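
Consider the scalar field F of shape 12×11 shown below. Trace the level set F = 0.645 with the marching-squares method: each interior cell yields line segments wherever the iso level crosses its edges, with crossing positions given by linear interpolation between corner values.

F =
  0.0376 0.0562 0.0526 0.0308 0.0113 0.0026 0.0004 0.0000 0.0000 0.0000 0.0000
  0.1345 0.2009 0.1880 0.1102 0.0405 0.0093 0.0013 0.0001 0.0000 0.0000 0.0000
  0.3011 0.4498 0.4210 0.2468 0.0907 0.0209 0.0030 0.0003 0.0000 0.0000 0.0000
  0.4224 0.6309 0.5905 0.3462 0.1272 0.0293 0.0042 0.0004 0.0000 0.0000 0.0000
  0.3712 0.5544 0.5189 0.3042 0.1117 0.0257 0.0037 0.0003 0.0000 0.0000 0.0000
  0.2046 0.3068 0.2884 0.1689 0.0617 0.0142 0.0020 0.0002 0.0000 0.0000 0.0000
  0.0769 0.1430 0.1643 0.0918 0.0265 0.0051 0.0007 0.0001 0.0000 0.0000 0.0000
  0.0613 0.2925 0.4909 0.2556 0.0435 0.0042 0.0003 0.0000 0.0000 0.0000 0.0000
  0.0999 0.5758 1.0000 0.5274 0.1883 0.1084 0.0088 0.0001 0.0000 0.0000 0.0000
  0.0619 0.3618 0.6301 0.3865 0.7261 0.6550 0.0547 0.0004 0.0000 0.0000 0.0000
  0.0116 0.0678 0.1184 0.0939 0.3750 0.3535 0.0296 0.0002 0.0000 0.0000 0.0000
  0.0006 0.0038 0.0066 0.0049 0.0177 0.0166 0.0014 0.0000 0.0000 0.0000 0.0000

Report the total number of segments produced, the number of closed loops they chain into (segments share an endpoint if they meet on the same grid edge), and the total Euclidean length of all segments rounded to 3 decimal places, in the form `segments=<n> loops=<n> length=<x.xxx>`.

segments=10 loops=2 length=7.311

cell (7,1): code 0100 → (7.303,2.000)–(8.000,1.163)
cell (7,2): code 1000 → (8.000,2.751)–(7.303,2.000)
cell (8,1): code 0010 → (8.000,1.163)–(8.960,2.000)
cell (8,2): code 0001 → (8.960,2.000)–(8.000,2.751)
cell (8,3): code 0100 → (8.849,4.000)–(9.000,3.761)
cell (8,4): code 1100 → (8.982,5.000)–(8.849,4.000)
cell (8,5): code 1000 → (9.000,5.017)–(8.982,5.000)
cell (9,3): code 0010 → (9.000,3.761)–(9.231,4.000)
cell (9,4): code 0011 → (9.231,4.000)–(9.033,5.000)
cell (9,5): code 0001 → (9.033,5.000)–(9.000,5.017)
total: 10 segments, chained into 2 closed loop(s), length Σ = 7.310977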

++++++++

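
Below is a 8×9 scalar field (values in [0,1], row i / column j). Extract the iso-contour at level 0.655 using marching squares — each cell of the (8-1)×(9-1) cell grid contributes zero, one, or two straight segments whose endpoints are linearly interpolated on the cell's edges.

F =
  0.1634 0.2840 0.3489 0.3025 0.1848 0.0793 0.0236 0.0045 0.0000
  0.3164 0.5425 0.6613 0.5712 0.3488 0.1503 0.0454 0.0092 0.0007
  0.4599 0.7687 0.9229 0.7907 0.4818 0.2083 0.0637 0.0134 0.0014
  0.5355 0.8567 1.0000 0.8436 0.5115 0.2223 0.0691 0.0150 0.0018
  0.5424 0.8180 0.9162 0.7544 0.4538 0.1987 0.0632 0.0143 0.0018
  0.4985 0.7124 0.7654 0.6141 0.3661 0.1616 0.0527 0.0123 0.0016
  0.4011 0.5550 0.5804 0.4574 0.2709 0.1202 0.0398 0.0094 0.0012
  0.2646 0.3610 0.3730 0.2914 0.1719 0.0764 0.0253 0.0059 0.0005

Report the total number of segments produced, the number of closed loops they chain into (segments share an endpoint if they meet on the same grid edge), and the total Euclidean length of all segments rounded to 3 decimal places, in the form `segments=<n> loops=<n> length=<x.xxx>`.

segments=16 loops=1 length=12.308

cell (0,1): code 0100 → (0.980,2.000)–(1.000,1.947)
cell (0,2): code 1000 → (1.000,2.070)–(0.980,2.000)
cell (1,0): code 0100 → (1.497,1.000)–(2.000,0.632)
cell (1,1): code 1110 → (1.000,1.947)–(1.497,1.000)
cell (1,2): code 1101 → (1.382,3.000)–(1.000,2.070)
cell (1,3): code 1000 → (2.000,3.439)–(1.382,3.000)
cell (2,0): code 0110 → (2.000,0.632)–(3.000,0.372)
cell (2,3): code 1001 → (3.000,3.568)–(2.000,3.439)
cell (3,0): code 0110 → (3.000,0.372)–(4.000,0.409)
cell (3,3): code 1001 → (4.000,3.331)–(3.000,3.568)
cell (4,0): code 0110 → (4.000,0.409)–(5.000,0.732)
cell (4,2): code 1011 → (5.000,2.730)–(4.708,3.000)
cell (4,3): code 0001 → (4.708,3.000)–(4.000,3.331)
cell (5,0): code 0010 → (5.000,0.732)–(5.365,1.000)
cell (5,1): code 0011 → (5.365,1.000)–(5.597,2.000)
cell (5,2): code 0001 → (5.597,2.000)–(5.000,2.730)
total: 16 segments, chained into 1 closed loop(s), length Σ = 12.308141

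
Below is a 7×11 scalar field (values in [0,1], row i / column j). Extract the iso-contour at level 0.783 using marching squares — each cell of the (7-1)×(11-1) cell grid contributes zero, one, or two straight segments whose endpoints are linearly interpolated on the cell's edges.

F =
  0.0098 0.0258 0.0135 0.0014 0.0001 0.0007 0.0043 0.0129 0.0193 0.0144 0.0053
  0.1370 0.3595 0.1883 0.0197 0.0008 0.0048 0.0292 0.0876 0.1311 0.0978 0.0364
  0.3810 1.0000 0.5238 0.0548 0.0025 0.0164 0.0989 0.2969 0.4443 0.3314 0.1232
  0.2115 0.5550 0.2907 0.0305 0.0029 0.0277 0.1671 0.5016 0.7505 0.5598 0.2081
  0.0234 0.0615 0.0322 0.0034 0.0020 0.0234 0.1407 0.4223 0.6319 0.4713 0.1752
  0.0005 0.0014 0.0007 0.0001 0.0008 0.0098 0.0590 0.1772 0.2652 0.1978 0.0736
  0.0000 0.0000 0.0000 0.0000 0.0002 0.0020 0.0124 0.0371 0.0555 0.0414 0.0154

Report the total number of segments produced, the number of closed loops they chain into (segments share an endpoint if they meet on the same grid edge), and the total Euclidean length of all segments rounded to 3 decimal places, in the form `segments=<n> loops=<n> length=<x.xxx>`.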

++++++++

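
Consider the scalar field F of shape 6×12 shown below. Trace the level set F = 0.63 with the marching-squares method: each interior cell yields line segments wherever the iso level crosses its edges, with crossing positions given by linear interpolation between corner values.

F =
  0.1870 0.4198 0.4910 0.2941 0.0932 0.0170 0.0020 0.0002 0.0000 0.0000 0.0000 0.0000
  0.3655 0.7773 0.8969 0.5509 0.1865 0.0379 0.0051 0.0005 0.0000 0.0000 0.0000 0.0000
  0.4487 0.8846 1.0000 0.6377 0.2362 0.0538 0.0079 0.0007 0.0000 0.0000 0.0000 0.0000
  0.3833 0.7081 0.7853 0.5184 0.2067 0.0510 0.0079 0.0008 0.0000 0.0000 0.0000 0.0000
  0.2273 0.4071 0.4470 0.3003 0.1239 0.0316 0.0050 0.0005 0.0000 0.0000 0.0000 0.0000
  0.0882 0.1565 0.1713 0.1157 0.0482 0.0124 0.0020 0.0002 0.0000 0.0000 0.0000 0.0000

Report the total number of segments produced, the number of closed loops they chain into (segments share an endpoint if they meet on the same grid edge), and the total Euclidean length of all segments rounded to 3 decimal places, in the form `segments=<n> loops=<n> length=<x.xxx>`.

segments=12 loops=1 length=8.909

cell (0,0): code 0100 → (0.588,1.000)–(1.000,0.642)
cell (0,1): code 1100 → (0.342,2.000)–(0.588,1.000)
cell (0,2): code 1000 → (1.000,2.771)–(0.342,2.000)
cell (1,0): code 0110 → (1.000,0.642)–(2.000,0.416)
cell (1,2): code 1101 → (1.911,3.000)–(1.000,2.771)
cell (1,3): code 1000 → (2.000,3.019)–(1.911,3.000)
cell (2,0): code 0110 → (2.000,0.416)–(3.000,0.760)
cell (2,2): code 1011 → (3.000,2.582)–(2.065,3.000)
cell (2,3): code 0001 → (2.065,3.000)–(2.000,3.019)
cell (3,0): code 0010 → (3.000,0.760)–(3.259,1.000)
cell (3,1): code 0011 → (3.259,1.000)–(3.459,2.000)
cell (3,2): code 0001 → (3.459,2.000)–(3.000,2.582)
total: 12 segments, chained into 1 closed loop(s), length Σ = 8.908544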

++++++++

Task description: In the data above, how many lines hold the string "marching"? Give the number by itself.

Finished task: 4